++++ SUPPLIED RECORDS

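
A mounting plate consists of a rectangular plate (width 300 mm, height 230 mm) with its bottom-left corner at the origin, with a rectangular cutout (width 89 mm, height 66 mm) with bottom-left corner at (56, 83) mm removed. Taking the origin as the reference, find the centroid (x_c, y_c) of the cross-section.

x_c = 154.61 mm, y_c = 114.91 mm

Part | A | x̄ᵢ | ȳᵢ | A·x̄ᵢ | A·ȳᵢ
plate | 69000.00 | 150.00 | 115.00 | 10350000.00 | 7935000.00
hole | -5874.00 | 100.50 | 116.00 | -590337.00 | -681384.00
Σ | 63126.00 |  |  | 9759663.00 | 7253616.00
x_c = 9759663.00 / 63126.00 = 154.61 mm
y_c = 7253616.00 / 63126.00 = 114.91 mm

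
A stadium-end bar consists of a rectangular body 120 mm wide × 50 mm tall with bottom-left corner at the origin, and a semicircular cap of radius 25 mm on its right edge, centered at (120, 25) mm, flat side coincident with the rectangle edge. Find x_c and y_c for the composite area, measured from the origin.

x_c = 69.93 mm, y_c = 25.00 mm

rectangular body: A = 120 × 50 = 6000.00, centroid at (60.00, 25.00).
semicircular end: A = ½π·25² = 981.75, centroid at (130.61, 25.00).
ΣA = 6981.75 mm², ΣAx_c = 488226.39 mm³, ΣAy_c = 174543.69 mm³.
x_c = 488226.39/6981.75 = 69.93 mm; y_c = 174543.69/6981.75 = 25.00 mm.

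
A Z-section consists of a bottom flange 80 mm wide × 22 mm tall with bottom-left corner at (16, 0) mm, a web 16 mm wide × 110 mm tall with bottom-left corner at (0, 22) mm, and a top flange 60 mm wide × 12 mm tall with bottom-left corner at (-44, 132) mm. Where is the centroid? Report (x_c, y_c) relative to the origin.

Part | A | x̄ᵢ | ȳᵢ | A·x̄ᵢ | A·ȳᵢ
bottom flange | 1760.00 | 56.00 | 11.00 | 98560.00 | 19360.00
web | 1760.00 | 8.00 | 77.00 | 14080.00 | 135520.00
top flange | 720.00 | -14.00 | 138.00 | -10080.00 | 99360.00
Σ | 4240.00 |  |  | 102560.00 | 254240.00
x_c = 102560.00 / 4240.00 = 24.19 mm
y_c = 254240.00 / 4240.00 = 59.96 mm

x_c = 24.19 mm, y_c = 59.96 mm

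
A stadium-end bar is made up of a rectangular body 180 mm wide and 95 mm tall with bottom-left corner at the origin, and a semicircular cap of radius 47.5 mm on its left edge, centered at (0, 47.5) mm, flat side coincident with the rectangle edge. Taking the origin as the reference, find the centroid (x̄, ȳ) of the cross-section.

rectangular body: A = 180 × 95 = 17100.00, centroid at (90.00, 47.50).
semicircular end: A = ½π·47.5² = 3544.11, centroid at (-20.16, 47.50).
ΣA = 20644.11 mm²
ΣAx̄ = (17100.00)(90.00) + (3544.11)(-20.16) = 1467552.08 mm³
ΣAȳ = (17100.00)(47.50) + (3544.11)(47.50) = 980595.19 mm³
x̄ = 1467552.08 / 20644.11 = 71.09 mm
ȳ = 980595.19 / 20644.11 = 47.50 mm

x̄ = 71.09 mm, ȳ = 47.50 mm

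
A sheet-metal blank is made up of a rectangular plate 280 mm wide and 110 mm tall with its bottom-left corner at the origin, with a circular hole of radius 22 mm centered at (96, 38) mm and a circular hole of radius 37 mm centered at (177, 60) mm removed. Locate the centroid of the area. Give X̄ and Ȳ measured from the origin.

X̄ = 136.31 mm, Ȳ = 55.17 mm

plate: A = 280 × 110 = 30800.00, centroid at (140.00, 55.00).
hole 1: A = −π·22² = -1520.53, centroid at (96.00, 38.00).
hole 2: A = −π·37² = -4300.84, centroid at (177.00, 60.00).
ΣA = 24978.63 mm², ΣAX̄ = 3404780.30 mm³, ΣAȲ = 1378169.41 mm³.
X̄ = 3404780.30/24978.63 = 136.31 mm; Ȳ = 1378169.41/24978.63 = 55.17 mm.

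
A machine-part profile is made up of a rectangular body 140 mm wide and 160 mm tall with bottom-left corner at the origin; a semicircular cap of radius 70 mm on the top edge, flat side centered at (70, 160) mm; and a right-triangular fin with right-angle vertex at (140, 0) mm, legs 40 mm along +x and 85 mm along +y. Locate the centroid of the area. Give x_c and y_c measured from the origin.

x_c = 74.46 mm, y_c = 103.79 mm

rectangular body: A = 140 × 160 = 22400.00, centroid at (70.00, 80.00).
semicircular top: A = ½π·70² = 7696.90, centroid at (70.00, 189.71).
triangular fin: A = ½·40·85 = 1700.00, centroid at (153.33, 28.33).
ΣA = 31796.90 mm², ΣAx_c = 2367449.81 mm³, ΣAy_c = 3300337.65 mm³.
x_c = 2367449.81/31796.90 = 74.46 mm; y_c = 3300337.65/31796.90 = 103.79 mm.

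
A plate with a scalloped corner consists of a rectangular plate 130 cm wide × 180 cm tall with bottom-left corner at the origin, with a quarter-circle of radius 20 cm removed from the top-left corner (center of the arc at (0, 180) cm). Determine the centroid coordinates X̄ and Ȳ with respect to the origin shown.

X̄ = 65.77 cm, Ȳ = 88.89 cm

Part | A | x̄ᵢ | ȳᵢ | A·x̄ᵢ | A·ȳᵢ
plate | 23400.00 | 65.00 | 90.00 | 1521000.00 | 2106000.00
removed quarter-circle | -314.16 | 8.49 | 171.51 | -2666.67 | -53882.00
Σ | 23085.84 |  |  | 1518333.33 | 2052118.00
X̄ = 1518333.33 / 23085.84 = 65.77 cm
Ȳ = 2052118.00 / 23085.84 = 88.89 cm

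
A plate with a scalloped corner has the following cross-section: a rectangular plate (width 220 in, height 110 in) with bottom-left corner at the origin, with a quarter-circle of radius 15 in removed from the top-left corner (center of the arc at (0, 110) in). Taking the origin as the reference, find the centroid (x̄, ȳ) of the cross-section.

plate: A = 220 × 110 = 24200.00, centroid at (110.00, 55.00).
removed quarter-circle: A = −¼π·15² = -176.71, centroid at (6.37, 103.63).
ΣA = 24023.29 in², ΣAx̄ = 2660875.00 in³, ΣAȳ = 1312686.40 in³.
x̄ = 2660875.00/24023.29 = 110.76 in; ȳ = 1312686.40/24023.29 = 54.64 in.

x̄ = 110.76 in, ȳ = 54.64 in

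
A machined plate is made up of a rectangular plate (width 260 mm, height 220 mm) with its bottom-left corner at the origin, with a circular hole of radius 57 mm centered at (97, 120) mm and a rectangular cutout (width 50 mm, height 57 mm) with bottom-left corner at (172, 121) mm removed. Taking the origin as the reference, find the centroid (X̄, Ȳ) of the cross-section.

X̄ = 133.30 mm, Ȳ = 105.14 mm

plate: A = 260 × 220 = 57200.00, centroid at (130.00, 110.00).
hole 1: A = −π·57² = -10207.03, centroid at (97.00, 120.00).
hole 2: A = −(50 × 57) = -2850.00, centroid at (197.00, 149.50).
ΣA = 44142.97 mm², ΣAX̄ = 5884467.65 mm³, ΣAȲ = 4641080.86 mm³.
X̄ = 5884467.65/44142.97 = 133.30 mm; Ȳ = 4641080.86/44142.97 = 105.14 mm.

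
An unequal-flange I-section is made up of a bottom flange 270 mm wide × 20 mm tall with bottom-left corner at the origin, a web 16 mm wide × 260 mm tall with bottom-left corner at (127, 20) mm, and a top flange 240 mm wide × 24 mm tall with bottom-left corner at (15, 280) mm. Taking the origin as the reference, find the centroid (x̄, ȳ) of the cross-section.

bottom flange: A = 270 × 20 = 5400.00, centroid at (135.00, 10.00).
web: A = 16 × 260 = 4160.00, centroid at (135.00, 150.00).
top flange: A = 240 × 24 = 5760.00, centroid at (135.00, 292.00).
ΣA = 15320.00 mm², ΣAx̄ = 2068200.00 mm³, ΣAȳ = 2359920.00 mm³.
x̄ = 2068200.00/15320.00 = 135.00 mm; ȳ = 2359920.00/15320.00 = 154.04 mm.

x̄ = 135.00 mm, ȳ = 154.04 mm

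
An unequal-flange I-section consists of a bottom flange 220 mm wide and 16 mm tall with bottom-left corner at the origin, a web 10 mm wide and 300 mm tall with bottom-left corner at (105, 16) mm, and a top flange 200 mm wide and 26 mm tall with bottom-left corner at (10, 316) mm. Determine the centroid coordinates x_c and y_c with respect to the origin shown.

x_c = 110.00 mm, y_c = 190.87 mm

bottom flange: A = 220 × 16 = 3520.00, centroid at (110.00, 8.00).
web: A = 10 × 300 = 3000.00, centroid at (110.00, 166.00).
top flange: A = 200 × 26 = 5200.00, centroid at (110.00, 329.00).
ΣA = 11720.00 mm²
ΣAx_c = (3520.00)(110.00) + (3000.00)(110.00) + (5200.00)(110.00) = 1289200.00 mm³
ΣAy_c = (3520.00)(8.00) + (3000.00)(166.00) + (5200.00)(329.00) = 2236960.00 mm³
x_c = 1289200.00 / 11720.00 = 110.00 mm
y_c = 2236960.00 / 11720.00 = 190.87 mm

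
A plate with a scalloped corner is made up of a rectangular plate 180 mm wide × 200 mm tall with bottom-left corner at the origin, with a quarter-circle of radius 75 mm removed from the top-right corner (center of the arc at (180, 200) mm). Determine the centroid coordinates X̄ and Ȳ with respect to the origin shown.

plate: A = 180 × 200 = 36000.00, centroid at (90.00, 100.00).
removed quarter-circle: A = −¼π·75² = -4417.86, centroid at (148.17, 168.17).
ΣA = 31582.14 mm²
ΣAX̄ = (36000.00)(90.00) + (-4417.86)(148.17) = 2585409.36 mm³
ΣAȲ = (36000.00)(100.00) + (-4417.86)(168.17) = 2857052.07 mm³
X̄ = 2585409.36 / 31582.14 = 81.86 mm
Ȳ = 2857052.07 / 31582.14 = 90.46 mm

X̄ = 81.86 mm, Ȳ = 90.46 mm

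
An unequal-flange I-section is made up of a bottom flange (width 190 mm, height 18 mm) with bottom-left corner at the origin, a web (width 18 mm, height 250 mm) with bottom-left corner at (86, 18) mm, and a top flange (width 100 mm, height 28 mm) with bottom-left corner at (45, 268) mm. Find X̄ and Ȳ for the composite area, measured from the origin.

bottom flange: A = 190 × 18 = 3420.00, centroid at (95.00, 9.00).
web: A = 18 × 250 = 4500.00, centroid at (95.00, 143.00).
top flange: A = 100 × 28 = 2800.00, centroid at (95.00, 282.00).
ΣA = 10720.00 mm²
ΣAX̄ = (3420.00)(95.00) + (4500.00)(95.00) + (2800.00)(95.00) = 1018400.00 mm³
ΣAȲ = (3420.00)(9.00) + (4500.00)(143.00) + (2800.00)(282.00) = 1463880.00 mm³
X̄ = 1018400.00 / 10720.00 = 95.00 mm
Ȳ = 1463880.00 / 10720.00 = 136.56 mm

X̄ = 95.00 mm, Ȳ = 136.56 mm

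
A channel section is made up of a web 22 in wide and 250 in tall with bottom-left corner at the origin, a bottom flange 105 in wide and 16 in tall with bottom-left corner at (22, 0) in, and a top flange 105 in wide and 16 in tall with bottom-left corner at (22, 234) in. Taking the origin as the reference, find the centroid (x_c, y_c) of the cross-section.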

++++++++

**AIM OF THE TASK:** The required answer is the line with "An unequal-flange I-section is made up of a bottom flange (width" plus every line after it to the end of the entries above, transcribed exactly.

**COMPLETED EXERCISE:**
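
An unequal-flange I-section is made up of a bottom flange (width 190 mm, height 18 mm) with bottom-left corner at the origin, a web (width 18 mm, height 250 mm) with bottom-left corner at (86, 18) mm, and a top flange (width 100 mm, height 28 mm) with bottom-left corner at (45, 268) mm. Find X̄ and Ȳ for the composite area, measured from the origin.

bottom flange: A = 190 × 18 = 3420.00, centroid at (95.00, 9.00).
web: A = 18 × 250 = 4500.00, centroid at (95.00, 143.00).
top flange: A = 100 × 28 = 2800.00, centroid at (95.00, 282.00).
ΣA = 10720.00 mm²
ΣAX̄ = (3420.00)(95.00) + (4500.00)(95.00) + (2800.00)(95.00) = 1018400.00 mm³
ΣAȲ = (3420.00)(9.00) + (4500.00)(143.00) + (2800.00)(282.00) = 1463880.00 mm³
X̄ = 1018400.00 / 10720.00 = 95.00 mm
Ȳ = 1463880.00 / 10720.00 = 136.56 mm

X̄ = 95.00 mm, Ȳ = 136.56 mm

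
A channel section is made up of a web 22 in wide and 250 in tall with bottom-left corner at the origin, a bottom flange 105 in wide and 16 in tall with bottom-left corner at (22, 0) in, and a top flange 105 in wide and 16 in tall with bottom-left corner at (22, 234) in. Taking the origin as the reference, find the centroid (x_c, y_c) of the cross-section.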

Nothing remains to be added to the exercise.